*GOAL OF THE EXERCISE:* Please write out the data that follows, word for word.

*DATASET:*
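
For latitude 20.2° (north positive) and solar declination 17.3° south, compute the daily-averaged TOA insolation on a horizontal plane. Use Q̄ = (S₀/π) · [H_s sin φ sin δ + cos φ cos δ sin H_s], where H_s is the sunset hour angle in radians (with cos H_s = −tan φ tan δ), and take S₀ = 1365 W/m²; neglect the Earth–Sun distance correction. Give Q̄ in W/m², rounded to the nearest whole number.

The sunset hour angle satisfies cos H_s = −tan φ tan δ = 0.1146, giving H_s = 83.42°. In radians, H_s = 1.4560.
H_s sin φ sin δ = 1.4560 × 0.3453 × -0.2974 = -0.1495.
cos φ cos δ sin H_s = 0.9385 × 0.9548 × 0.9934 = 0.8902.
Q̄ = (1365/π) × (-0.1495 + 0.8902) = 434.49 × 0.7407 = 321.83 W/m².

322 W/m²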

*WRITTEN REPLY:*
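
For latitude 20.2° (north positive) and solar declination 17.3° south, compute the daily-averaged TOA insolation on a horizontal plane. Use Q̄ = (S₀/π) · [H_s sin φ sin δ + cos φ cos δ sin H_s], where H_s is the sunset hour angle in radians (with cos H_s = −tan φ tan δ), and take S₀ = 1365 W/m²; neglect the Earth–Sun distance correction. Give Q̄ in W/m², rounded to the nearest whole number.

The sunset hour angle satisfies cos H_s = −tan φ tan δ = 0.1146, giving H_s = 83.42°. In radians, H_s = 1.4560.
H_s sin φ sin δ = 1.4560 × 0.3453 × -0.2974 = -0.1495.
cos φ cos δ sin H_s = 0.9385 × 0.9548 × 0.9934 = 0.8902.
Q̄ = (1365/π) × (-0.1495 + 0.8902) = 434.49 × 0.7407 = 321.83 W/m².

322 W/m²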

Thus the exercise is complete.